■ TASK OBJECTIVE
Your task is to transcribe the entries below exactly, beginning with the line containing "Given the harmonic" and ending with the final line, and to add nothing else.

-- -- --

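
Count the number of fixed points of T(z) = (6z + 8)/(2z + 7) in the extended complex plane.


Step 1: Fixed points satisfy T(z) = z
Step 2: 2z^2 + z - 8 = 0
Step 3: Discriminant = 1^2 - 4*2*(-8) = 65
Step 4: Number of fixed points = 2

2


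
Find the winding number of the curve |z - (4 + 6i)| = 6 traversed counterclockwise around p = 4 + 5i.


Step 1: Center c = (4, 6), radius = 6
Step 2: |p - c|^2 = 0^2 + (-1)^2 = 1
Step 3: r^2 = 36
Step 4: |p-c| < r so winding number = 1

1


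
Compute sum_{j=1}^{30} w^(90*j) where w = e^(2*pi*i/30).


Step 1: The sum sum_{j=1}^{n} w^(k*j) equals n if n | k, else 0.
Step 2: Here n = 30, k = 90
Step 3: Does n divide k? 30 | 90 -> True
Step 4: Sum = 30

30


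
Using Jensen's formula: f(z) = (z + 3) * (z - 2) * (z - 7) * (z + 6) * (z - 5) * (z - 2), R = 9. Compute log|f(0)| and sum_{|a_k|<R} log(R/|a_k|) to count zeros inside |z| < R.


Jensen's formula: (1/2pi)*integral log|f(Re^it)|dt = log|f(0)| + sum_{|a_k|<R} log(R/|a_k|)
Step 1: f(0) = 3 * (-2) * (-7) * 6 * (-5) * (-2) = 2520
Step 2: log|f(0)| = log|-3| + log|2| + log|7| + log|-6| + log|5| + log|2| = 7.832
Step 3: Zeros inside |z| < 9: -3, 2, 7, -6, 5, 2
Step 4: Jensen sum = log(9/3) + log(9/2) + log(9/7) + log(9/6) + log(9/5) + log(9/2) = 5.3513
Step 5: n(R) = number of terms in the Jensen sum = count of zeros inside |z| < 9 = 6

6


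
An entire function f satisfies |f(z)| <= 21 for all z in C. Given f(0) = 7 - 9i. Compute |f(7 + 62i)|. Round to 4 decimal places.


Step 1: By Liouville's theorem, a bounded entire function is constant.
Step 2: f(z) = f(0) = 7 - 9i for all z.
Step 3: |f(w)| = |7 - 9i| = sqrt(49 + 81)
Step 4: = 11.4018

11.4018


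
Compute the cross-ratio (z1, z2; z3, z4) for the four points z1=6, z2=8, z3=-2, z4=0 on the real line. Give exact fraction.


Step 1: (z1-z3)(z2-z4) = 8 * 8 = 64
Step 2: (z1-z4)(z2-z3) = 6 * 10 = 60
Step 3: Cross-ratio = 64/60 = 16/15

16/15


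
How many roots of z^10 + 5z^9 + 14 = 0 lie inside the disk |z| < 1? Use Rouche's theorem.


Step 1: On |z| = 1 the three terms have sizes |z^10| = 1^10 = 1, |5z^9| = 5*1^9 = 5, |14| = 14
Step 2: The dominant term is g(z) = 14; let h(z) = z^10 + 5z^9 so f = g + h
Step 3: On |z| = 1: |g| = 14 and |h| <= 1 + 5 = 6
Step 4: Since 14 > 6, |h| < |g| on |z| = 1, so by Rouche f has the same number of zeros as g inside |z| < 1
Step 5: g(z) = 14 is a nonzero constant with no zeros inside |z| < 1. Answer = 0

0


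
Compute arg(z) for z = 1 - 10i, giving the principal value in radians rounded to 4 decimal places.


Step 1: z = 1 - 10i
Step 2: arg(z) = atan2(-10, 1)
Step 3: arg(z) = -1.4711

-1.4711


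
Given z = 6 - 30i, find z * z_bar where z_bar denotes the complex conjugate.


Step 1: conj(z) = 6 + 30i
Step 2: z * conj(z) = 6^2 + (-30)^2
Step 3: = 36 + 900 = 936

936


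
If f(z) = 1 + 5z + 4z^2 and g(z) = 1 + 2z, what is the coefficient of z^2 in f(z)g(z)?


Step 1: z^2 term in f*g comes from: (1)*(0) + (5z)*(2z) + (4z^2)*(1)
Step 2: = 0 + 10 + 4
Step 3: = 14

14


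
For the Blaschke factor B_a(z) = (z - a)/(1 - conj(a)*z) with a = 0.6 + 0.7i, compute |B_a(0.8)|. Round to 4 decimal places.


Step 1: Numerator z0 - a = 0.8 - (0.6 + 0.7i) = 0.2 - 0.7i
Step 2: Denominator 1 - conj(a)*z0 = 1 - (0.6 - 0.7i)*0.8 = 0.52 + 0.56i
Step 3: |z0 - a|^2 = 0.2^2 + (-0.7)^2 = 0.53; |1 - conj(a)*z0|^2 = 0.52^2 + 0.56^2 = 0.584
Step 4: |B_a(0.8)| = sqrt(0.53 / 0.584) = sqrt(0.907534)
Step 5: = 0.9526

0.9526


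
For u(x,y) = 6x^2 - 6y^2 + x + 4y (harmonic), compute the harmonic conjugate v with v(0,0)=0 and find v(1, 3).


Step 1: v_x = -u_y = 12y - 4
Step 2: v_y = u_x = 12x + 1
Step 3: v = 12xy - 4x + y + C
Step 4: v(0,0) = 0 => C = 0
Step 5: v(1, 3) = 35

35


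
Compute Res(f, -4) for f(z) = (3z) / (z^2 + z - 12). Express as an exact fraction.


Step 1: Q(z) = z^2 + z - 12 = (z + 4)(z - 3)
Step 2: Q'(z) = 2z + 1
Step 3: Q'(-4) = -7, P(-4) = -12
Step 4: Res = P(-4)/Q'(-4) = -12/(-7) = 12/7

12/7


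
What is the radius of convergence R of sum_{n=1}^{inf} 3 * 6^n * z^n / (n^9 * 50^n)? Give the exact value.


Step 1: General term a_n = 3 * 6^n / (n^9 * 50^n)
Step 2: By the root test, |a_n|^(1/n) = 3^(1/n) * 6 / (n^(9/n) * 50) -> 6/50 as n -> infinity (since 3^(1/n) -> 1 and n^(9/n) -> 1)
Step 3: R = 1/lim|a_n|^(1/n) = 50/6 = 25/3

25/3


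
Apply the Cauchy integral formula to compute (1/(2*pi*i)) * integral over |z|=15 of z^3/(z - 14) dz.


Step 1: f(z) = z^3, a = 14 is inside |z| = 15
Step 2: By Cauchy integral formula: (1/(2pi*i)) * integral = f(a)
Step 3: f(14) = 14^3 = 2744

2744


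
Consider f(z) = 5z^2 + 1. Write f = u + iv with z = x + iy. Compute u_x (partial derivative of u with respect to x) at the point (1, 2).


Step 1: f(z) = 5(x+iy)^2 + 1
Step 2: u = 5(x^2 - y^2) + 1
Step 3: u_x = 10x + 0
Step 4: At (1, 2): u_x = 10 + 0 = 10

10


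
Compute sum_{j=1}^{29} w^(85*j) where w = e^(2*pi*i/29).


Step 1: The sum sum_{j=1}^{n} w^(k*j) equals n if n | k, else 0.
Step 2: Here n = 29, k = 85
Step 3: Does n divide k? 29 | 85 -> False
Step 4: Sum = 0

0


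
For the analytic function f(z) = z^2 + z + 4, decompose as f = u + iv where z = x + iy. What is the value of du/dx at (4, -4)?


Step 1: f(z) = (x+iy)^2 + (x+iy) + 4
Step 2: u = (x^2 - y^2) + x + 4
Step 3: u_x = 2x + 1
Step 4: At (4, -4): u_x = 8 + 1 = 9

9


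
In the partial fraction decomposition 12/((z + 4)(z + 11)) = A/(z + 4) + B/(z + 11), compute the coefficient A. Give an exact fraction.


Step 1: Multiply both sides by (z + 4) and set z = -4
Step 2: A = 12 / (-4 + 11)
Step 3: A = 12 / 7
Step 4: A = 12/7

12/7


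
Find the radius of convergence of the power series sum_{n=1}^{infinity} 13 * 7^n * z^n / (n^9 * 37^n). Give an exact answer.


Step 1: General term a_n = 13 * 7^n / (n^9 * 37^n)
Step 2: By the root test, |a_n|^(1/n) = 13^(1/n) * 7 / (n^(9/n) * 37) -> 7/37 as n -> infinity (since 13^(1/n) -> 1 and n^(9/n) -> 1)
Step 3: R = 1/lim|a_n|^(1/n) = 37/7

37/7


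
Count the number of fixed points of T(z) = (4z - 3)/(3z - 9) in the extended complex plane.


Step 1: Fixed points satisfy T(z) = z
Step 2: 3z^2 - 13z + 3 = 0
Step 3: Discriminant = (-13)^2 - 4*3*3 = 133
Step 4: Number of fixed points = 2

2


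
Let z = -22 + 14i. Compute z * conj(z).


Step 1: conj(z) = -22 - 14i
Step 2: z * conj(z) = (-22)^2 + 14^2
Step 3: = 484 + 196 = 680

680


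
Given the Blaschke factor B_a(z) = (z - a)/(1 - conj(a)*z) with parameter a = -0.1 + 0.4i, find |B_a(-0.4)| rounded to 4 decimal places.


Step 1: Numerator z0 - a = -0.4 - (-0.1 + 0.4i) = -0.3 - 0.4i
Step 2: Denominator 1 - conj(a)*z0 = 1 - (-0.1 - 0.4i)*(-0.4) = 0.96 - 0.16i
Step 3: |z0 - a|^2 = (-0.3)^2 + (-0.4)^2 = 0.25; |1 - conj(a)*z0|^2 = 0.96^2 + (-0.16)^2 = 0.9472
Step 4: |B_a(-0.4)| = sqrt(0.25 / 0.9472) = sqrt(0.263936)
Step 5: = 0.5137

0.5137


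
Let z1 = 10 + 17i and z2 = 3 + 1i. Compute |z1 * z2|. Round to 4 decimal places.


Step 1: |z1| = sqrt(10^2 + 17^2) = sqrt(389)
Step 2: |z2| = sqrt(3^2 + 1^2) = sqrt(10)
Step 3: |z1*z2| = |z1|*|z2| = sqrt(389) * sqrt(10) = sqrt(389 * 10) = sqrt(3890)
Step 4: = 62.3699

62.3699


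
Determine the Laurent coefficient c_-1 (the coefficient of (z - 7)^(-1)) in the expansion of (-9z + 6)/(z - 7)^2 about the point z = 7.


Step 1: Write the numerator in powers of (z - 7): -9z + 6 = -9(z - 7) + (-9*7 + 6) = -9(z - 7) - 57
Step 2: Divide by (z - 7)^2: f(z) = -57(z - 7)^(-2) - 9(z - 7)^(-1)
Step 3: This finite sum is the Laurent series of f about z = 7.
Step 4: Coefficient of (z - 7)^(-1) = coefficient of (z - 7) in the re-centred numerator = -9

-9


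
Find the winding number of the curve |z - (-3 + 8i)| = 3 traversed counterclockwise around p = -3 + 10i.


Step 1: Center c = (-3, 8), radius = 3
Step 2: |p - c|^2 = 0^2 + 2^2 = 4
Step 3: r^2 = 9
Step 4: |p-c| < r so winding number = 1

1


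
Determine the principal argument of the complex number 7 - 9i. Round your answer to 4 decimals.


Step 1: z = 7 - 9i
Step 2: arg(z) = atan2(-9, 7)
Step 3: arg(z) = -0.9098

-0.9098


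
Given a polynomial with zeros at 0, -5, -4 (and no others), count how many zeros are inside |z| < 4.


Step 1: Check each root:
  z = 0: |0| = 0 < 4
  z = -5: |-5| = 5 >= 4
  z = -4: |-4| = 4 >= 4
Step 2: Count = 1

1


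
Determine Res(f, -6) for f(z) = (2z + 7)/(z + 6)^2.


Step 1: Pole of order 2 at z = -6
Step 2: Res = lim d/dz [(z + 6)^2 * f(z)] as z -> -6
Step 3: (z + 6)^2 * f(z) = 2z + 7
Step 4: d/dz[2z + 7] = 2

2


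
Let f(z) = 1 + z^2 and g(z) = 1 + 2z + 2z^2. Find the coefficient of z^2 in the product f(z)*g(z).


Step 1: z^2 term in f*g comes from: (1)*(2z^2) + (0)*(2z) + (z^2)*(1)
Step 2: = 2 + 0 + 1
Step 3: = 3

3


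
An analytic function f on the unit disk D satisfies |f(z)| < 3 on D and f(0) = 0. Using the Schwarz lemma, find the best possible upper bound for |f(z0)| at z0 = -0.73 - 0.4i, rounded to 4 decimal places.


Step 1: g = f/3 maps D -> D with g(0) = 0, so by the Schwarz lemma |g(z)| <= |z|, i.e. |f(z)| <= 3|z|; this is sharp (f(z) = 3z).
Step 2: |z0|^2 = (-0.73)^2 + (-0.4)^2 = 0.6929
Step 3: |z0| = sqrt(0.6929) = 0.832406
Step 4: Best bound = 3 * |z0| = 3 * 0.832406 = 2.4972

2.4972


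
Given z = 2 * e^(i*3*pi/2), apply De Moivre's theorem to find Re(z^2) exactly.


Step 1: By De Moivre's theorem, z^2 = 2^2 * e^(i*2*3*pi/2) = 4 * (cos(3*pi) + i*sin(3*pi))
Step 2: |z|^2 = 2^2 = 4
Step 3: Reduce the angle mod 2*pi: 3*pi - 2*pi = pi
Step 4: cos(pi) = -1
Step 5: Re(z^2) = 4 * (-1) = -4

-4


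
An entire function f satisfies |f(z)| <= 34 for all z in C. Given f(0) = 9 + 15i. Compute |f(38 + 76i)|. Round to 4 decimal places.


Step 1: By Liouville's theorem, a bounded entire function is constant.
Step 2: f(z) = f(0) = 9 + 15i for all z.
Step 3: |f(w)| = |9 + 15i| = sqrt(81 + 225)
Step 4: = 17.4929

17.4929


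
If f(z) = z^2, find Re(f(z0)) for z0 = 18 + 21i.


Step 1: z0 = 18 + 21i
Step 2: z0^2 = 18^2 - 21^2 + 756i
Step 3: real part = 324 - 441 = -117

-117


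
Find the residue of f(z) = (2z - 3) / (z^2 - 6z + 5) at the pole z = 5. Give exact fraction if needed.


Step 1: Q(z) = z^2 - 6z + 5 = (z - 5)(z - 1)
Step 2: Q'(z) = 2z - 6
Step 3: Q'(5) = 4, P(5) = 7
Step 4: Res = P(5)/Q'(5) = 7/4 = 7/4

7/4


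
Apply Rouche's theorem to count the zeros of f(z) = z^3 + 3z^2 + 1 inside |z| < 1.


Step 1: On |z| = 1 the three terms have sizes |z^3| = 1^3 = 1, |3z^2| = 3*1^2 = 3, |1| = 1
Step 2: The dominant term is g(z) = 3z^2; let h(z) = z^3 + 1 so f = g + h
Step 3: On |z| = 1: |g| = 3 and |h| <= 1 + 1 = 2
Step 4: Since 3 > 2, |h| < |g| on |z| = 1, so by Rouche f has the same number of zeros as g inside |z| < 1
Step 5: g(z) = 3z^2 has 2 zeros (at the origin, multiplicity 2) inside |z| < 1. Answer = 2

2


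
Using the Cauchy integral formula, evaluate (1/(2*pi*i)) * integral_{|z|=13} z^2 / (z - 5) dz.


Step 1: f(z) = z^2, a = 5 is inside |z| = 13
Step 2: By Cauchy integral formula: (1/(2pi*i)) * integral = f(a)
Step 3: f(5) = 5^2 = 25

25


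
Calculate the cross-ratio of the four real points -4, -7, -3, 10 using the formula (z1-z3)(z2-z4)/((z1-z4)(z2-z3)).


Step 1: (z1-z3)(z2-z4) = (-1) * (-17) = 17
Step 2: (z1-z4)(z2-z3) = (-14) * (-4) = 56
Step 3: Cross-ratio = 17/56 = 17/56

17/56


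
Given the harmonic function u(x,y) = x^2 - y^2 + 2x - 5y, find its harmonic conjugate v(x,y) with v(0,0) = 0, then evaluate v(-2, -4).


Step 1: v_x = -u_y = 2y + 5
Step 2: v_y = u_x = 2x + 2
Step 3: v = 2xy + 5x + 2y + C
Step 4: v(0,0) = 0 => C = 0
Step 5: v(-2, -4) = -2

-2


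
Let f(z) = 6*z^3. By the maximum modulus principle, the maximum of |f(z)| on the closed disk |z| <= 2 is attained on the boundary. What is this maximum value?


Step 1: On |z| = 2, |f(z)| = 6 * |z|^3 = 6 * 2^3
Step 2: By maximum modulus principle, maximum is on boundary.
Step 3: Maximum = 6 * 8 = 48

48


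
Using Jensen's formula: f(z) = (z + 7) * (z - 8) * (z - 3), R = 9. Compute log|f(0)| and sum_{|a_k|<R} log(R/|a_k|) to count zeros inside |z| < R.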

-- -- --

■ TASK SOLUTION
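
Given the harmonic function u(x,y) = x^2 - y^2 + 2x - 5y, find its harmonic conjugate v(x,y) with v(0,0) = 0, then evaluate v(-2, -4).


Step 1: v_x = -u_y = 2y + 5
Step 2: v_y = u_x = 2x + 2
Step 3: v = 2xy + 5x + 2y + C
Step 4: v(0,0) = 0 => C = 0
Step 5: v(-2, -4) = -2

-2


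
Let f(z) = 6*z^3. By the maximum modulus principle, the maximum of |f(z)| on the closed disk |z| <= 2 is attained on the boundary. What is this maximum value?


Step 1: On |z| = 2, |f(z)| = 6 * |z|^3 = 6 * 2^3
Step 2: By maximum modulus principle, maximum is on boundary.
Step 3: Maximum = 6 * 8 = 48

48


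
Using Jensen's formula: f(z) = (z + 7) * (z - 8) * (z - 3), R = 9. Compute log|f(0)| and sum_{|a_k|<R} log(R/|a_k|) to count zeros inside |z| < R.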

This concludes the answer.